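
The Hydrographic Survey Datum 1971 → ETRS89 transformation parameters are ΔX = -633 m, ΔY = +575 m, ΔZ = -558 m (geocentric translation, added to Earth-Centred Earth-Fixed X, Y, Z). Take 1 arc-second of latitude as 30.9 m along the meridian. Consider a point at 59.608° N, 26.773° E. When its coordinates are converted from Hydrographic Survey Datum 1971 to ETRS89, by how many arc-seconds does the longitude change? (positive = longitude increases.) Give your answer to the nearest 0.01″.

sin φ = 0.862584, cos φ = 0.505913, sin λ = 0.450457, cos λ = 0.892798.
East component: ΔE = −sin λ·ΔX + cos λ·ΔY = −(0.450457)(-633) + (0.892798)(575) = 798.50 m.
1° of latitude spans 3600 × 30.90 = 111240 m; at latitude φ, 1° of longitude spans that × cos φ = 56277.8 m, so Δλ = 798.50 / 56277.8 × 3600 = 51.079″.

Δλ = 51.08″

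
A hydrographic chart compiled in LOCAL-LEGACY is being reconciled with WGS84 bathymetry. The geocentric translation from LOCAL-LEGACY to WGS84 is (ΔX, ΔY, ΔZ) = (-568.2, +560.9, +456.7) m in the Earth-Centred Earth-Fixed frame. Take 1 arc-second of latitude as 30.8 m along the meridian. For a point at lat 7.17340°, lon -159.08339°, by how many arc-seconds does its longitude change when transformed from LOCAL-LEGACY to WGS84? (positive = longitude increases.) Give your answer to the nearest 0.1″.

sin φ = 0.124873, cos φ = 0.992173, sin λ = -0.357009, cos λ = -0.934101.
East component: ΔE = −sin λ·ΔX + cos λ·ΔY = −(-0.357009)(-568.2) + (-0.934101)(560.9) = -726.79 m.
1° of latitude spans 3600 × 30.80 = 110880 m; at latitude φ, 1° of longitude spans that × cos φ = 110012.1 m, so Δλ = -726.79 / 110012.1 × 3600 = -23.783″.

Δλ = -23.8″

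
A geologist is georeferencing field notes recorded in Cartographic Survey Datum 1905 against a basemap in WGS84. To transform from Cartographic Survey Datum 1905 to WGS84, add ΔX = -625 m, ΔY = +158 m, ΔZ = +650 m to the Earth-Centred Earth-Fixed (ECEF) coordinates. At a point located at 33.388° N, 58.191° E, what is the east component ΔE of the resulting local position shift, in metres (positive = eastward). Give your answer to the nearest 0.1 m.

The local east axis at (φ, λ) is (−sin λ, cos λ, 0), so ΔE = −sin(58.191°)·(-625) + cos(58.191°)·158 = 614.41 m.

ΔE = 614.4 m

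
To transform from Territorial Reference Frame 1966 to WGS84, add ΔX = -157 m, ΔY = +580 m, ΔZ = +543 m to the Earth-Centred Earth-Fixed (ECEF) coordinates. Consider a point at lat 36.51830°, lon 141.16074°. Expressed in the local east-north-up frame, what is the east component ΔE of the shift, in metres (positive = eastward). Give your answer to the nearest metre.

ΔE = -353 m

At φ = 36.51830°, λ = 141.16074°: sin φ = 0.595080, cos φ = 0.803667, sin λ = 0.627138, cos λ = -0.778908.
ΔE = −sin λ·ΔX + cos λ·ΔY = −(0.627138)·(-157) + (-0.778908)·(580) = -353.31 m.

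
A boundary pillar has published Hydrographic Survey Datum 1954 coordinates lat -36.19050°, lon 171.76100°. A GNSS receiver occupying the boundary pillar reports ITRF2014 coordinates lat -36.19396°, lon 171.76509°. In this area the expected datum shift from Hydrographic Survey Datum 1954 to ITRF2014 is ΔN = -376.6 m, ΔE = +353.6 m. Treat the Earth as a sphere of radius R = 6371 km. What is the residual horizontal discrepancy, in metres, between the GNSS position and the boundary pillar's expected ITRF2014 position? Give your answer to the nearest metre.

16 m

Observed coordinate differences: Δφ = -0.00346°, Δλ = +0.00409°.
Converting to metres (1° lat = 111195 m, cos φ = 0.807058): observed ΔN = -384.7 m, observed ΔE = 367.0 m.
Subtracting the expected shift leaves a residual of -384.7 − (-376.6) = -8.1 m north and 367.0 − (353.6) = 13.4 m east.
Residual distance = √((-8.1)² + 13.4²) = 15.7 m.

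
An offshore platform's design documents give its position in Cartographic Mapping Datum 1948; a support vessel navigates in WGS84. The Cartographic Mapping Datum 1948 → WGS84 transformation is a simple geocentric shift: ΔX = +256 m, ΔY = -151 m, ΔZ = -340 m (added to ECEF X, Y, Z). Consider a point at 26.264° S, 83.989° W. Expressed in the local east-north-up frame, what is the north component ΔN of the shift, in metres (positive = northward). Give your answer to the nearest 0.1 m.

At φ = -26.264°, λ = -83.989°: sin φ = -0.442508, cos φ = 0.896765, sin λ = -0.994502, cos λ = 0.104719.
ΔN = −sin φ cos λ·ΔX − sin φ sin λ·ΔY + cos φ·ΔZ = −(-0.442508)(0.104719)(256) − (-0.442508)(-0.994502)(-151) + (0.896765)(-340) = -226.59 m.

ΔN = -226.6 m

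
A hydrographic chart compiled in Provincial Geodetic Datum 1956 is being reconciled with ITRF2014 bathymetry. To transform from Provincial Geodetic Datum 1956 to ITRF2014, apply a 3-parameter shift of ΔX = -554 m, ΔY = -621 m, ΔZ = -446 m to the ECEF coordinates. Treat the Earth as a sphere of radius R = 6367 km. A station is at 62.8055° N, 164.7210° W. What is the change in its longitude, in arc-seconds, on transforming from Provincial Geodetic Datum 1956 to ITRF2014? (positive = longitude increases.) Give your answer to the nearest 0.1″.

Δλ = 32.1″

sin φ = 0.889460, cos φ = 0.457013, sin λ = -0.263520, cos λ = -0.964654.
East component: ΔE = −sin λ·ΔX + cos λ·ΔY = −(-0.263520)(-554) + (-0.964654)(-621) = 453.06 m.
1° of latitude spans πR/180 = 111125 m; at latitude φ, 1° of longitude spans that × cos φ = 50785.6 m, so Δλ = 453.06 / 50785.6 × 3600 = 32.116″.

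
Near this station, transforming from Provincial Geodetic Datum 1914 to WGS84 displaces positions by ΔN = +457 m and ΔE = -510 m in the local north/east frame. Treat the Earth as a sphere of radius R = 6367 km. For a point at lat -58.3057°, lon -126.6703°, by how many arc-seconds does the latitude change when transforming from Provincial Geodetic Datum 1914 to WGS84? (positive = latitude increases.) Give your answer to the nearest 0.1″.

On a sphere of radius R, 1 rad of latitude = R, so Δφ = ΔN / R = 457.0 / 6367000 = 7.1776e-05 rad = 14.805″.

Δφ = 14.8″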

WHAT THE TASK ASKS:
Copy out the records once more, with nothing altered.

WRITTEN RESPONSE:
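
The Hydrographic Survey Datum 1971 → ETRS89 transformation parameters are ΔX = -633 m, ΔY = +575 m, ΔZ = -558 m (geocentric translation, added to Earth-Centred Earth-Fixed X, Y, Z). Take 1 arc-second of latitude as 30.9 m along the meridian. Consider a point at 59.608° N, 26.773° E. When its coordinates are converted from Hydrographic Survey Datum 1971 to ETRS89, by how many arc-seconds does the longitude change? (positive = longitude increases.) Give your answer to the nearest 0.01″.

sin φ = 0.862584, cos φ = 0.505913, sin λ = 0.450457, cos λ = 0.892798.
East component: ΔE = −sin λ·ΔX + cos λ·ΔY = −(0.450457)(-633) + (0.892798)(575) = 798.50 m.
1° of latitude spans 3600 × 30.90 = 111240 m; at latitude φ, 1° of longitude spans that × cos φ = 56277.8 m, so Δλ = 798.50 / 56277.8 × 3600 = 51.079″.

Δλ = 51.08″

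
A hydrographic chart compiled in LOCAL-LEGACY is being reconciled with WGS84 bathymetry. The geocentric translation from LOCAL-LEGACY to WGS84 is (ΔX, ΔY, ΔZ) = (-568.2, +560.9, +456.7) m in the Earth-Centred Earth-Fixed frame. Take 1 arc-second of latitude as 30.8 m along the meridian. For a point at lat 7.17340°, lon -159.08339°, by how many arc-seconds does its longitude change when transformed from LOCAL-LEGACY to WGS84? (positive = longitude increases.) Give your answer to the nearest 0.1″.

sin φ = 0.124873, cos φ = 0.992173, sin λ = -0.357009, cos λ = -0.934101.
East component: ΔE = −sin λ·ΔX + cos λ·ΔY = −(-0.357009)(-568.2) + (-0.934101)(560.9) = -726.79 m.
1° of latitude spans 3600 × 30.80 = 110880 m; at latitude φ, 1° of longitude spans that × cos φ = 110012.1 m, so Δλ = -726.79 / 110012.1 × 3600 = -23.783″.

Δλ = -23.8″

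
A geologist is georeferencing field notes recorded in Cartographic Survey Datum 1905 against a basemap in WGS84. To transform from Cartographic Survey Datum 1905 to WGS84, add ΔX = -625 m, ΔY = +158 m, ΔZ = +650 m to the Earth-Centred Earth-Fixed (ECEF) coordinates. At a point located at 33.388° N, 58.191° E, what is the east component ΔE of the resulting local position shift, in metres (positive = eastward). Give your answer to the nearest 0.1 m.

The local east axis at (φ, λ) is (−sin λ, cos λ, 0), so ΔE = −sin(58.191°)·(-625) + cos(58.191°)·158 = 614.41 m.

ΔE = 614.4 m

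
To transform from Territorial Reference Frame 1966 to WGS84, add ΔX = -157 m, ΔY = +580 m, ΔZ = +543 m to the Earth-Centred Earth-Fixed (ECEF) coordinates. Consider a point at lat 36.51830°, lon 141.16074°. Expressed in the local east-north-up frame, what is the east component ΔE of the shift, in metres (positive = eastward). Give your answer to the nearest metre.

ΔE = -353 m

At φ = 36.51830°, λ = 141.16074°: sin φ = 0.595080, cos φ = 0.803667, sin λ = 0.627138, cos λ = -0.778908.
ΔE = −sin λ·ΔX + cos λ·ΔY = −(0.627138)·(-157) + (-0.778908)·(580) = -353.31 m.

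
A boundary pillar has published Hydrographic Survey Datum 1954 coordinates lat -36.19050°, lon 171.76100°. A GNSS receiver occupying the boundary pillar reports ITRF2014 coordinates lat -36.19396°, lon 171.76509°. In this area the expected datum shift from Hydrographic Survey Datum 1954 to ITRF2014 is ΔN = -376.6 m, ΔE = +353.6 m. Treat the Earth as a sphere of radius R = 6371 km. What is the residual horizontal discrepancy, in metres, between the GNSS position and the boundary pillar's expected ITRF2014 position? Give your answer to the nearest metre.

16 m

Observed coordinate differences: Δφ = -0.00346°, Δλ = +0.00409°.
Converting to metres (1° lat = 111195 m, cos φ = 0.807058): observed ΔN = -384.7 m, observed ΔE = 367.0 m.
Subtracting the expected shift leaves a residual of -384.7 − (-376.6) = -8.1 m north and 367.0 − (353.6) = 13.4 m east.
Residual distance = √((-8.1)² + 13.4²) = 15.7 m.

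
An offshore platform's design documents give its position in Cartographic Mapping Datum 1948; a support vessel navigates in WGS84. The Cartographic Mapping Datum 1948 → WGS84 transformation is a simple geocentric shift: ΔX = +256 m, ΔY = -151 m, ΔZ = -340 m (added to ECEF X, Y, Z). Consider a point at 26.264° S, 83.989° W. Expressed in the local east-north-up frame, what is the north component ΔN of the shift, in metres (positive = northward). Give your answer to the nearest 0.1 m.

At φ = -26.264°, λ = -83.989°: sin φ = -0.442508, cos φ = 0.896765, sin λ = -0.994502, cos λ = 0.104719.
ΔN = −sin φ cos λ·ΔX − sin φ sin λ·ΔY + cos φ·ΔZ = −(-0.442508)(0.104719)(256) − (-0.442508)(-0.994502)(-151) + (0.896765)(-340) = -226.59 m.

ΔN = -226.6 m

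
A hydrographic chart compiled in Provincial Geodetic Datum 1956 is being reconciled with ITRF2014 bathymetry. To transform from Provincial Geodetic Datum 1956 to ITRF2014, apply a 3-parameter shift of ΔX = -554 m, ΔY = -621 m, ΔZ = -446 m to the ECEF coordinates. Treat the Earth as a sphere of radius R = 6367 km. A station is at 62.8055° N, 164.7210° W. What is the change in its longitude, in arc-seconds, on transforming from Provincial Geodetic Datum 1956 to ITRF2014? (positive = longitude increases.) Give your answer to the nearest 0.1″.

Δλ = 32.1″

sin φ = 0.889460, cos φ = 0.457013, sin λ = -0.263520, cos λ = -0.964654.
East component: ΔE = −sin λ·ΔX + cos λ·ΔY = −(-0.263520)(-554) + (-0.964654)(-621) = 453.06 m.
1° of latitude spans πR/180 = 111125 m; at latitude φ, 1° of longitude spans that × cos φ = 50785.6 m, so Δλ = 453.06 / 50785.6 × 3600 = 32.116″.

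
Near this station, transforming from Provincial Geodetic Datum 1914 to WGS84 displaces positions by ΔN = +457 m and ΔE = -510 m in the local north/east frame. Treat the Earth as a sphere of radius R = 6367 km. For a point at lat -58.3057°, lon -126.6703°, by how many arc-seconds does the latitude change when transforming from Provincial Geodetic Datum 1914 to WGS84? (positive = latitude increases.) Give your answer to the nearest 0.1″.

On a sphere of radius R, 1 rad of latitude = R, so Δφ = ΔN / R = 457.0 / 6367000 = 7.1776e-05 rad = 14.805″.

Δφ = 14.8″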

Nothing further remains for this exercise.